#### Exercise objective
Every line below should be copied out exactly.
=== Begin Enclosure ===
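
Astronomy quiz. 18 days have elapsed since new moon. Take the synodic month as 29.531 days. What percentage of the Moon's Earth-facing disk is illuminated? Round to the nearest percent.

Elongation θ = 360° × 18/29.531 ≈ 219.4°.
Illuminated fraction = (1 − cos 219.4°)/2 = (1 − (-0.772))/2 ≈ 0.886, so 89%.

89%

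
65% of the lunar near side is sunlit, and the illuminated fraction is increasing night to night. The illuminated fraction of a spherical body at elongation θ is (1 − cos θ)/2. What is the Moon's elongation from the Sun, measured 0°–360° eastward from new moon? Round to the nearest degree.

107°

cos θ = 1 − 2f = -0.300, giving a principal value of 107.5°.
Waxing ⇒ before full, so θ = 107.5°.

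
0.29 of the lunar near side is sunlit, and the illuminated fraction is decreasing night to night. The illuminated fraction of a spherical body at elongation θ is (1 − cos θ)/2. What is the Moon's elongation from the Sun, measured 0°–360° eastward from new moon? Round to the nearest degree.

295°

From f = (1 − cos θ)/2: cos θ = 1 − 2×0.29 = 0.420; arccos → 65.2°.
Waning ⇒ past full, so θ = 360° − 65.2° = 294.8°.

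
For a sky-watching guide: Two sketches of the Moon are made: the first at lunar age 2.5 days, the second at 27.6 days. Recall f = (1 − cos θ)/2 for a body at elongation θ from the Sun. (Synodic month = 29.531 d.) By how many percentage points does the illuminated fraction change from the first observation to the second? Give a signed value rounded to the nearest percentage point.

First observation: θ = 360°·2.5/29.531 = 30.5°, so f = 0.069.
Second observation: θ = 336.5°, f = 0.042.
Δf = 0.042 − 0.069 = -0.027, i.e. -3 pp.

-3 percentage points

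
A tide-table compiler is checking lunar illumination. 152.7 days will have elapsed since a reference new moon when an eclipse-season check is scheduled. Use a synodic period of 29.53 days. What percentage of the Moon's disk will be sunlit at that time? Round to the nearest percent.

26%

152.7/29.53 = 5.171 lunations, so 5 complete cycles and 5.05 d into the next.
Phase angle: θ = 360°·(5.05 d)/(29.53 d) = 61.6°.
With cos θ = 0.476, the lit fraction is (1 − 0.476)/2 ≈ 0.262, so 26%.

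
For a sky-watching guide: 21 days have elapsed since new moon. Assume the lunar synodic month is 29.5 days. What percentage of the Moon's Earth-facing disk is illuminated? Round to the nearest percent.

The Moon has covered 21/29.5 of its cycle, so θ ≈ 360° × 21/29.5 = 256.3°.
cos 256.3° = (-0.237), so f = (1 − (-0.237))/2 = 0.619, so 62%.

62%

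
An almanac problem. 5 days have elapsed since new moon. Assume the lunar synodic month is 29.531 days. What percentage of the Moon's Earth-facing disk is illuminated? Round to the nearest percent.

The Moon has covered 5/29.531 of its cycle, so θ ≈ 360° × 5/29.531 = 61.0°.
Illuminated fraction = (1 − cos 61.0°)/2 = (1 − 0.486)/2 ≈ 0.257, so 26%.

26%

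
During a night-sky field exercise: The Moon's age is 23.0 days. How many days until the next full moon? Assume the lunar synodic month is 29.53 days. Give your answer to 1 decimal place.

Full moon is 0.5 of the way through the cycle: age 0.5 × 29.53 = 14.765 d.
Already past this cycle's full moon; the next is at 14.765 + 29.53 = 44.295 d, so 44.295 − 23.0 = 21.295 days.

21.3 days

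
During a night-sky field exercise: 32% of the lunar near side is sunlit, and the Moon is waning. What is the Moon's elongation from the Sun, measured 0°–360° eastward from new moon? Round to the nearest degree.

291°

From f = (1 − cos θ)/2: cos θ = 1 − 2×0.32 = 0.360; arccos → 68.9°.
Waning ⇒ past full, so θ = 360° − 68.9° = 291.1°.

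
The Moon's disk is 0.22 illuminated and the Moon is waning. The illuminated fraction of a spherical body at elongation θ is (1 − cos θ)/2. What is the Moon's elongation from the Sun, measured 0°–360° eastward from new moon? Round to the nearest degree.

304°

From f = (1 − cos θ)/2: cos θ = 1 − 2×0.22 = 0.560; arccos → 55.9°.
Waning ⇒ past full, so θ = 360° − 55.9° = 304.1°.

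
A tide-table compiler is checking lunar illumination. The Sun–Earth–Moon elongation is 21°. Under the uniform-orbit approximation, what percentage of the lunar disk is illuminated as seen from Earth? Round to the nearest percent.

3%

f = (1 − cos 21°)/2 = (1 − 0.934)/2 ≈ 0.033, i.e. 3%.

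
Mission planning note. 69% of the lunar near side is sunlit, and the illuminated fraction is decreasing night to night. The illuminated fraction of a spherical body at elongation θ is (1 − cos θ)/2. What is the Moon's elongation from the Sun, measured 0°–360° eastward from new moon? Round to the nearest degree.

248°

From f = (1 − cos θ)/2: cos θ = 1 − 2×0.69 = -0.380; arccos → 112.3°.
Waning ⇒ past full, so θ = 360° − 112.3° = 247.7°.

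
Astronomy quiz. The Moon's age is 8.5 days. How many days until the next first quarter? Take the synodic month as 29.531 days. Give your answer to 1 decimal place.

First quarter is 0.25 of the way through the cycle: age 0.25 × 29.531 = 7.383 d.
This lunation's first quarter (7.383 d) has passed, so add one period: 36.914 − 8.5 = 28.414 days.

28.4 days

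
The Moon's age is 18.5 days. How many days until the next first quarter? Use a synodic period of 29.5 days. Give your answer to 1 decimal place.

18.4 days

First quarter is 0.25 of the way through the cycle: age 0.25 × 29.5 = 7.375 d.
Already past this cycle's first quarter; the next is at 7.375 + 29.5 = 36.875 d, so 36.875 − 18.5 = 18.375 days.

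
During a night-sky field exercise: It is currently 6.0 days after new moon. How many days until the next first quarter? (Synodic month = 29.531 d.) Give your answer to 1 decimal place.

First quarter occurs at elongation 90°, i.e. at age 29.531 × 90/360 = 7.383 d.
That is 7.383 − 6.0 = 1.383 days ahead.

1.4 days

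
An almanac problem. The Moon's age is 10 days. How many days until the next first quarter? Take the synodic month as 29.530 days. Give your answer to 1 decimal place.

First quarter occurs at elongation 90°, i.e. at age 29.530 × 90/360 = 7.383 d.
This lunation's first quarter (7.383 d) has passed, so add one period: 36.913 − 10 = 26.913 days.

26.9 days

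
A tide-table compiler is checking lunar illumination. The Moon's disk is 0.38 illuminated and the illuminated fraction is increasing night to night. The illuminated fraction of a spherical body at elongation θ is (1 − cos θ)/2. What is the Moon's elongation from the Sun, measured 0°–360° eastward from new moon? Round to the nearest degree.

From f = (1 − cos θ)/2: cos θ = 1 − 2×0.38 = 0.240; arccos → 76.1°.
The Moon is waxing (0°–180°), so θ = 76.1° directly.

76°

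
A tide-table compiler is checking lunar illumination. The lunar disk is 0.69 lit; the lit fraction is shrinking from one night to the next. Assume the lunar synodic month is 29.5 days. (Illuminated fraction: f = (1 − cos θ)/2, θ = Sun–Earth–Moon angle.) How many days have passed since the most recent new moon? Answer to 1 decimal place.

20.3 days

Invert f = (1 − cos θ)/2 to get cos θ = 1 − 2(0.69) = -0.380, hence θ₀ = arccos -0.380 = 112.3°.
A waning Moon lies in 180°–360°, so θ = 360° − 112.3° = 247.7°.
At 360°/29.5 d per day, 247.7° corresponds to 20.29 days.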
=== End Enclosure ===
#### Solution to the problem
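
Astronomy quiz. 18 days have elapsed since new moon. Take the synodic month as 29.531 days. What percentage of the Moon's Earth-facing disk is illuminated? Round to the nearest percent.

Elongation θ = 360° × 18/29.531 ≈ 219.4°.
Illuminated fraction = (1 − cos 219.4°)/2 = (1 − (-0.772))/2 ≈ 0.886, so 89%.

89%

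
65% of the lunar near side is sunlit, and the illuminated fraction is increasing night to night. The illuminated fraction of a spherical body at elongation θ is (1 − cos θ)/2. What is the Moon's elongation from the Sun, measured 0°–360° eastward from new moon? Round to the nearest degree.

107°

cos θ = 1 − 2f = -0.300, giving a principal value of 107.5°.
Waxing ⇒ before full, so θ = 107.5°.

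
0.29 of the lunar near side is sunlit, and the illuminated fraction is decreasing night to night. The illuminated fraction of a spherical body at elongation θ is (1 − cos θ)/2. What is the Moon's elongation from the Sun, measured 0°–360° eastward from new moon? Round to the nearest degree.

295°

From f = (1 − cos θ)/2: cos θ = 1 − 2×0.29 = 0.420; arccos → 65.2°.
Waning ⇒ past full, so θ = 360° − 65.2° = 294.8°.

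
For a sky-watching guide: Two sketches of the Moon are made: the first at lunar age 2.5 days, the second at 27.6 days. Recall f = (1 − cos θ)/2 for a body at elongation θ from the Sun. (Synodic month = 29.531 d.) By how many percentage points does the illuminated fraction change from the first observation to the second? Give a signed value rounded to the nearest percentage point.

First observation: θ = 360°·2.5/29.531 = 30.5°, so f = 0.069.
Second observation: θ = 336.5°, f = 0.042.
Δf = 0.042 − 0.069 = -0.027, i.e. -3 pp.

-3 percentage points

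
A tide-table compiler is checking lunar illumination. 152.7 days will have elapsed since a reference new moon when an eclipse-season check is scheduled. Use a synodic period of 29.53 days. What percentage of the Moon's disk will be sunlit at that time? Round to the nearest percent.

26%

152.7/29.53 = 5.171 lunations, so 5 complete cycles and 5.05 d into the next.
Phase angle: θ = 360°·(5.05 d)/(29.53 d) = 61.6°.
With cos θ = 0.476, the lit fraction is (1 − 0.476)/2 ≈ 0.262, so 26%.

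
For a sky-watching guide: 21 days have elapsed since new moon. Assume the lunar synodic month is 29.5 days. What percentage of the Moon's Earth-facing disk is illuminated? Round to the nearest percent.

The Moon has covered 21/29.5 of its cycle, so θ ≈ 360° × 21/29.5 = 256.3°.
cos 256.3° = (-0.237), so f = (1 − (-0.237))/2 = 0.619, so 62%.

62%

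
An almanac problem. 5 days have elapsed since new moon. Assume the lunar synodic month is 29.531 days. What percentage of the Moon's Earth-facing disk is illuminated? Round to the nearest percent.

The Moon has covered 5/29.531 of its cycle, so θ ≈ 360° × 5/29.531 = 61.0°.
Illuminated fraction = (1 − cos 61.0°)/2 = (1 − 0.486)/2 ≈ 0.257, so 26%.

26%

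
During a night-sky field exercise: The Moon's age is 23.0 days. How many days until the next full moon? Assume the lunar synodic month is 29.53 days. Give your answer to 1 decimal place.

Full moon is 0.5 of the way through the cycle: age 0.5 × 29.53 = 14.765 d.
Already past this cycle's full moon; the next is at 14.765 + 29.53 = 44.295 d, so 44.295 − 23.0 = 21.295 days.

21.3 days

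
During a night-sky field exercise: 32% of the lunar near side is sunlit, and the Moon is waning. What is the Moon's elongation from the Sun, measured 0°–360° eastward from new moon? Round to the nearest degree.

291°

From f = (1 − cos θ)/2: cos θ = 1 − 2×0.32 = 0.360; arccos → 68.9°.
Waning ⇒ past full, so θ = 360° − 68.9° = 291.1°.

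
The Moon's disk is 0.22 illuminated and the Moon is waning. The illuminated fraction of a spherical body at elongation θ is (1 − cos θ)/2. What is the Moon's elongation from the Sun, measured 0°–360° eastward from new moon? Round to the nearest degree.

304°

From f = (1 − cos θ)/2: cos θ = 1 − 2×0.22 = 0.560; arccos → 55.9°.
Waning ⇒ past full, so θ = 360° − 55.9° = 304.1°.

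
A tide-table compiler is checking lunar illumination. The Sun–Earth–Moon elongation is 21°. Under the uniform-orbit approximation, what percentage of the lunar disk is illuminated as seen from Earth? Round to the nearest percent.

3%

f = (1 − cos 21°)/2 = (1 − 0.934)/2 ≈ 0.033, i.e. 3%.

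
Mission planning note. 69% of the lunar near side is sunlit, and the illuminated fraction is decreasing night to night. The illuminated fraction of a spherical body at elongation θ is (1 − cos θ)/2. What is the Moon's elongation from the Sun, measured 0°–360° eastward from new moon? Round to the nearest degree.

248°

From f = (1 − cos θ)/2: cos θ = 1 − 2×0.69 = -0.380; arccos → 112.3°.
Waning ⇒ past full, so θ = 360° − 112.3° = 247.7°.

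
Astronomy quiz. The Moon's age is 8.5 days. How many days until the next first quarter? Take the synodic month as 29.531 days. Give your answer to 1 decimal place.

First quarter is 0.25 of the way through the cycle: age 0.25 × 29.531 = 7.383 d.
This lunation's first quarter (7.383 d) has passed, so add one period: 36.914 − 8.5 = 28.414 days.

28.4 days

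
The Moon's age is 18.5 days. How many days until the next first quarter? Use a synodic period of 29.5 days. Give your answer to 1 decimal place.

18.4 days

First quarter is 0.25 of the way through the cycle: age 0.25 × 29.5 = 7.375 d.
Already past this cycle's first quarter; the next is at 7.375 + 29.5 = 36.875 d, so 36.875 − 18.5 = 18.375 days.

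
During a night-sky field exercise: It is currently 6.0 days after new moon. How many days until the next first quarter? (Synodic month = 29.531 d.) Give your answer to 1 decimal place.

First quarter occurs at elongation 90°, i.e. at age 29.531 × 90/360 = 7.383 d.
That is 7.383 − 6.0 = 1.383 days ahead.

1.4 days

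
An almanac problem. The Moon's age is 10 days. How many days until the next first quarter? Take the synodic month as 29.530 days. Give your answer to 1 decimal place.

First quarter occurs at elongation 90°, i.e. at age 29.530 × 90/360 = 7.383 d.
This lunation's first quarter (7.383 d) has passed, so add one period: 36.913 − 10 = 26.913 days.

26.9 days

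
A tide-table compiler is checking lunar illumination. The Moon's disk is 0.38 illuminated and the illuminated fraction is increasing night to night. The illuminated fraction of a spherical body at elongation θ is (1 − cos θ)/2. What is the Moon's elongation from the Sun, measured 0°–360° eastward from new moon? Round to the nearest degree.

From f = (1 − cos θ)/2: cos θ = 1 − 2×0.38 = 0.240; arccos → 76.1°.
The Moon is waxing (0°–180°), so θ = 76.1° directly.

76°

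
A tide-table compiler is checking lunar illumination. The lunar disk is 0.69 lit; the lit fraction is shrinking from one night to the next. Assume the lunar synodic month is 29.5 days. (Illuminated fraction: f = (1 − cos θ)/2, θ = Sun–Earth–Moon angle.) How many days have passed since the most recent new moon? Answer to 1 decimal place.

20.3 days

Invert f = (1 − cos θ)/2 to get cos θ = 1 − 2(0.69) = -0.380, hence θ₀ = arccos -0.380 = 112.3°.
A waning Moon lies in 180°–360°, so θ = 360° − 112.3° = 247.7°.
At 360°/29.5 d per day, 247.7° corresponds to 20.29 days.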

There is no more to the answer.